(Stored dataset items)
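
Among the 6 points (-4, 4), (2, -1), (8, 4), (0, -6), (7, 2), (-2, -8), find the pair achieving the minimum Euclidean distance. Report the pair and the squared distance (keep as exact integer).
Pair = ((8, 4), (7, 2)); squared distance = 5

Compute all C(6, 2) = 15 pairwise squared distances (x_i − x_j)² + (y_i − y_j)². The minimum is 5, attained by the pair ((8, 4), (7, 2)).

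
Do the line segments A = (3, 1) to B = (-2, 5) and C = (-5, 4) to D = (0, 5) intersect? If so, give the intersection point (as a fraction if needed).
Yes; intersection at (-8/5, 117/25) (t = 23/25 on AB, s = 17/25 on CD)

Parametrize AB as A + t(B − A) = (3 + -5 t, 1 + 4 t) and CD as C + s(D − C) = (-5 + 5 s, 4 + 1 s). Solve the linear system for (t, s). Determinant = 25 ≠ 0, so a unique intersection of the containing lines exists. Solution: t = 23/25, s = 17/25 — both in [0, 1], so the segments cross. Intersection point: (-8/5, 117/25).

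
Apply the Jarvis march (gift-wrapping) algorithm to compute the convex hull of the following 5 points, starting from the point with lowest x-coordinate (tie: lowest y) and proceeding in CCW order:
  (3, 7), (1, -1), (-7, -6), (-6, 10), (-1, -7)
Hull (CCW) = [(-7, -6), (-1, -7), (1, -1), (3, 7), (-6, 10)]

Jarvis march: at each step, from the current hull vertex p, select the next vertex q as the point such that every other point lies strictly to the left of (or on) the directed line p → q. (Equivalently: for every other point r, the cross product (q − p) × (r − p) ≥ 0.)
Starting point (lowest x, tie lowest y): (-7, -6). Wrap until returning to start. Resulting hull: (-7, -6), (-1, -7), (1, -1), (3, 7), (-6, 10).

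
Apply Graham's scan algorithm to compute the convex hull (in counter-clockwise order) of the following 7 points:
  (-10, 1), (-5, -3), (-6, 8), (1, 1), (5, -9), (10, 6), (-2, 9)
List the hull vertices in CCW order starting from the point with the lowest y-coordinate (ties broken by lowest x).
Hull (CCW) = [(5, -9), (10, 6), (-2, 9), (-6, 8), (-10, 1), (-5, -3)]

Graham scan procedure:
  1. Find the pivot p₀ = point with lowest y (tie → lowest x): (5, -9).
  2. Sort the remaining points by polar angle around p₀.
  3. Walk through sorted points, maintaining a stack; pop the top while the last three entries make a non-left turn (cross product ≤ 0).
  4. Final stack is the convex hull in CCW order: (5, -9), (10, 6), (-2, 9), (-6, 8), (-10, 1), (-5, -3).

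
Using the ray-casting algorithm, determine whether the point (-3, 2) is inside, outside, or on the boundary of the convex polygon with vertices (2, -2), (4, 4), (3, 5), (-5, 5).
The point (-3, 2) lies strictly outside the polygon

Cast a horizontal ray to the right from the query point and count how many polygon edges it crosses (each edge strictly once or zero times, handled with the usual half-open convention). 
Parity of crossings → even ⇒ outside.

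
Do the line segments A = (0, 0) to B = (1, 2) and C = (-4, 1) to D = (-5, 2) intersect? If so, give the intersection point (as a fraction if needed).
No (intersection of containing lines falls outside at least one segment)

Parametrize and solve: t = -1, s = -3. At least one of these is outside [0, 1], so the segments do not intersect.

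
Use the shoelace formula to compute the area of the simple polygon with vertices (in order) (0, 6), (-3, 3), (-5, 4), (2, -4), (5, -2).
Area = 79/2

Shoelace formula: Area = (1/2) |Σ_i (x_i · y_{i+1} − x_{i+1} · y_i)| (indices mod n). Compute each cross term:
  (0)(3) − (-3)(6) = 18
  (-3)(4) − (-5)(3) = 3
  (-5)(-4) − (2)(4) = 12
  (2)(-2) − (5)(-4) = 16
  (5)(6) − (0)(-2) = 30
Sum = 79, so (signed) Area = 79/2 = 79/2, |Area| = 79/2.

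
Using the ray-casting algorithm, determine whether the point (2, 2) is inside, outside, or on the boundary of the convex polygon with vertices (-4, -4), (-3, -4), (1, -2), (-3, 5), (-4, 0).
The point (2, 2) lies strictly outside the polygon

Cast a horizontal ray to the right from the query point and count how many polygon edges it crosses (each edge strictly once or zero times, handled with the usual half-open convention). 
Parity of crossings → even ⇒ outside.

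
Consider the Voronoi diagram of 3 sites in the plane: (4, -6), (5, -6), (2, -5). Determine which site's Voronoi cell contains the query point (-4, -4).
Nearest site = (2, -5)

The Voronoi cell of site s contains exactly those query points closer to s than to any other site. Compute squared distances from q = (-4, -4) to each site:
  (2 − -4)² + (-5 − -4)² = 37
  (4 − -4)² + (-6 − -4)² = 68
  (5 − -4)² + (-6 − -4)² = 85
Minimum is attained by (2, -5), so q lies in its Voronoi cell.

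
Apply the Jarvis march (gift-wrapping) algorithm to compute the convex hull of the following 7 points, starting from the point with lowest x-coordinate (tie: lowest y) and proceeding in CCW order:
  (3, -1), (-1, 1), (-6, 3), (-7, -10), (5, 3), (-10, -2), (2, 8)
Hull (CCW) = [(-10, -2), (-7, -10), (3, -1), (5, 3), (2, 8), (-6, 3)]

Jarvis march: at each step, from the current hull vertex p, select the next vertex q as the point such that every other point lies strictly to the left of (or on) the directed line p → q. (Equivalently: for every other point r, the cross product (q − p) × (r − p) ≥ 0.)
Starting point (lowest x, tie lowest y): (-10, -2). Wrap until returning to start. Resulting hull: (-10, -2), (-7, -10), (3, -1), (5, 3), (2, 8), (-6, 3).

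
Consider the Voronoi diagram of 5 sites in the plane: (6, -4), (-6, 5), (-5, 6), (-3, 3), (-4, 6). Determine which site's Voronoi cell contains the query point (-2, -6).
Nearest site = (6, -4)

The Voronoi cell of site s contains exactly those query points closer to s than to any other site. Compute squared distances from q = (-2, -6) to each site:
  (6 − -2)² + (-4 − -6)² = 68
  (-3 − -2)² + (3 − -6)² = 82
  (-6 − -2)² + (5 − -6)² = 137
  (-4 − -2)² + (6 − -6)² = 148
  (-5 − -2)² + (6 − -6)² = 153
Minimum is attained by (6, -4), so q lies in its Voronoi cell.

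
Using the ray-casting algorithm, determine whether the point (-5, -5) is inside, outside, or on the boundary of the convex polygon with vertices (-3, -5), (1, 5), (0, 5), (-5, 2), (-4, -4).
The point (-5, -5) lies strictly outside the polygon

Cast a horizontal ray to the right from the query point and count how many polygon edges it crosses (each edge strictly once or zero times, handled with the usual half-open convention). 
Parity of crossings → even ⇒ outside.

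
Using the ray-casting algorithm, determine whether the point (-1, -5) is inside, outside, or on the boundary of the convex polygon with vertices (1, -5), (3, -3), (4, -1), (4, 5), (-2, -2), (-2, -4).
The point (-1, -5) lies strictly outside the polygon

Cast a horizontal ray to the right from the query point and count how many polygon edges it crosses (each edge strictly once or zero times, handled with the usual half-open convention). 
Parity of crossings → even ⇒ outside.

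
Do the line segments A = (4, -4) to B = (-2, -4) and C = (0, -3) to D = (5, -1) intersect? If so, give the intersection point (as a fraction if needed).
No (intersection of containing lines falls outside at least one segment)

Parametrize and solve: t = 13/12, s = -1/2. At least one of these is outside [0, 1], so the segments do not intersect.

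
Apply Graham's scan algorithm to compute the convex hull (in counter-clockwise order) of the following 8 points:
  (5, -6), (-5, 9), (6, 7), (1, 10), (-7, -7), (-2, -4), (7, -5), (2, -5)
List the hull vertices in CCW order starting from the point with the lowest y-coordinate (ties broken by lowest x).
Hull (CCW) = [(-7, -7), (5, -6), (7, -5), (6, 7), (1, 10), (-5, 9)]

Graham scan procedure:
  1. Find the pivot p₀ = point with lowest y (tie → lowest x): (-7, -7).
  2. Sort the remaining points by polar angle around p₀.
  3. Walk through sorted points, maintaining a stack; pop the top while the last three entries make a non-left turn (cross product ≤ 0).
  4. Final stack is the convex hull in CCW order: (-7, -7), (5, -6), (7, -5), (6, 7), (1, 10), (-5, 9).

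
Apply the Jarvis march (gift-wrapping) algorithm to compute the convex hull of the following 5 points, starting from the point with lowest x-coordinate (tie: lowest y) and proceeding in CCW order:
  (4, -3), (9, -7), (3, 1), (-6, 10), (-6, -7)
Hull (CCW) = [(-6, -7), (9, -7), (3, 1), (-6, 10)]

Jarvis march: at each step, from the current hull vertex p, select the next vertex q as the point such that every other point lies strictly to the left of (or on) the directed line p → q. (Equivalently: for every other point r, the cross product (q − p) × (r − p) ≥ 0.)
Starting point (lowest x, tie lowest y): (-6, -7). Wrap until returning to start. Resulting hull: (-6, -7), (9, -7), (3, 1), (-6, 10).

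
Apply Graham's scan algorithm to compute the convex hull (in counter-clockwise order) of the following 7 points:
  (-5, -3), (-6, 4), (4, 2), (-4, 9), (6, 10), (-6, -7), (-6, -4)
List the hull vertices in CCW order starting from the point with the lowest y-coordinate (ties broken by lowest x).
Hull (CCW) = [(-6, -7), (4, 2), (6, 10), (-4, 9), (-6, 4)]

Graham scan procedure:
  1. Find the pivot p₀ = point with lowest y (tie → lowest x): (-6, -7).
  2. Sort the remaining points by polar angle around p₀.
  3. Walk through sorted points, maintaining a stack; pop the top while the last three entries make a non-left turn (cross product ≤ 0).
  4. Final stack is the convex hull in CCW order: (-6, -7), (4, 2), (6, 10), (-4, 9), (-6, 4).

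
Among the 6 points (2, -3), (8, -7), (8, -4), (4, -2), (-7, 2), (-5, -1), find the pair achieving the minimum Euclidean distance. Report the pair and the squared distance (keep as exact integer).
Pair = ((2, -3), (4, -2)); squared distance = 5

Compute all C(6, 2) = 15 pairwise squared distances (x_i − x_j)² + (y_i − y_j)². The minimum is 5, attained by the pair ((2, -3), (4, -2)).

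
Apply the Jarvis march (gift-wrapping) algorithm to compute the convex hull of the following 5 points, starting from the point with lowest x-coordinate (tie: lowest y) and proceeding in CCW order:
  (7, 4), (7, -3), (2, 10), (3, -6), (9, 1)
Hull (CCW) = [(2, 10), (3, -6), (7, -3), (9, 1), (7, 4)]

Jarvis march: at each step, from the current hull vertex p, select the next vertex q as the point such that every other point lies strictly to the left of (or on) the directed line p → q. (Equivalently: for every other point r, the cross product (q − p) × (r − p) ≥ 0.)
Starting point (lowest x, tie lowest y): (2, 10). Wrap until returning to start. Resulting hull: (2, 10), (3, -6), (7, -3), (9, 1), (7, 4).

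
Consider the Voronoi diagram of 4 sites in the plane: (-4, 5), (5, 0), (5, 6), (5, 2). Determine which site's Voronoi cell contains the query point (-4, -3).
Nearest site = (-4, 5)

The Voronoi cell of site s contains exactly those query points closer to s than to any other site. Compute squared distances from q = (-4, -3) to each site:
  (-4 − -4)² + (5 − -3)² = 64
  (5 − -4)² + (0 − -3)² = 90
  (5 − -4)² + (2 − -3)² = 106
  (5 − -4)² + (6 − -3)² = 162
Minimum is attained by (-4, 5), so q lies in its Voronoi cell.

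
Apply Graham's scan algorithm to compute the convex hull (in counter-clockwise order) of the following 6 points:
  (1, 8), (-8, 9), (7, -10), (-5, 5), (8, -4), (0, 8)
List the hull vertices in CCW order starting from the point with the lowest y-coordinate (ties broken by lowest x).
Hull (CCW) = [(7, -10), (8, -4), (1, 8), (-8, 9), (-5, 5)]

Graham scan procedure:
  1. Find the pivot p₀ = point with lowest y (tie → lowest x): (7, -10).
  2. Sort the remaining points by polar angle around p₀.
  3. Walk through sorted points, maintaining a stack; pop the top while the last three entries make a non-left turn (cross product ≤ 0).
  4. Final stack is the convex hull in CCW order: (7, -10), (8, -4), (1, 8), (-8, 9), (-5, 5).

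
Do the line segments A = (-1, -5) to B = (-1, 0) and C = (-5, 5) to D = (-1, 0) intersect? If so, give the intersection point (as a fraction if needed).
Yes; intersection at (-1, 0) (t = 1 on AB, s = 1 on CD)

Parametrize AB as A + t(B − A) = (-1 + 0 t, -5 + 5 t) and CD as C + s(D − C) = (-5 + 4 s, 5 + -5 s). Solve the linear system for (t, s). Determinant = 20 ≠ 0, so a unique intersection of the containing lines exists. Solution: t = 1, s = 1 — both in [0, 1], so the segments cross. Intersection point: (-1, 0).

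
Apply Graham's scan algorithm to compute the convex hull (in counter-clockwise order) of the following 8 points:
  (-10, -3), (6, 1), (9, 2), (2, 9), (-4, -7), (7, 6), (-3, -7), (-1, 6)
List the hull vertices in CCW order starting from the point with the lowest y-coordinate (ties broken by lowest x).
Hull (CCW) = [(-4, -7), (-3, -7), (9, 2), (7, 6), (2, 9), (-10, -3)]

Graham scan procedure:
  1. Find the pivot p₀ = point with lowest y (tie → lowest x): (-4, -7).
  2. Sort the remaining points by polar angle around p₀.
  3. Walk through sorted points, maintaining a stack; pop the top while the last three entries make a non-left turn (cross product ≤ 0).
  4. Final stack is the convex hull in CCW order: (-4, -7), (-3, -7), (9, 2), (7, 6), (2, 9), (-10, -3).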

ACTION ITEM >>
Starting with the line above that holds "the following 6" and stopping with the line that holds "5), (8, -4), (0, 8)", reproduce each line exactly, omitting all other lines.

FINAL ANSWER >>
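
Apply Graham's scan algorithm to compute the convex hull (in counter-clockwise order) of the following 6 points:
  (1, 8), (-8, 9), (7, -10), (-5, 5), (8, -4), (0, 8)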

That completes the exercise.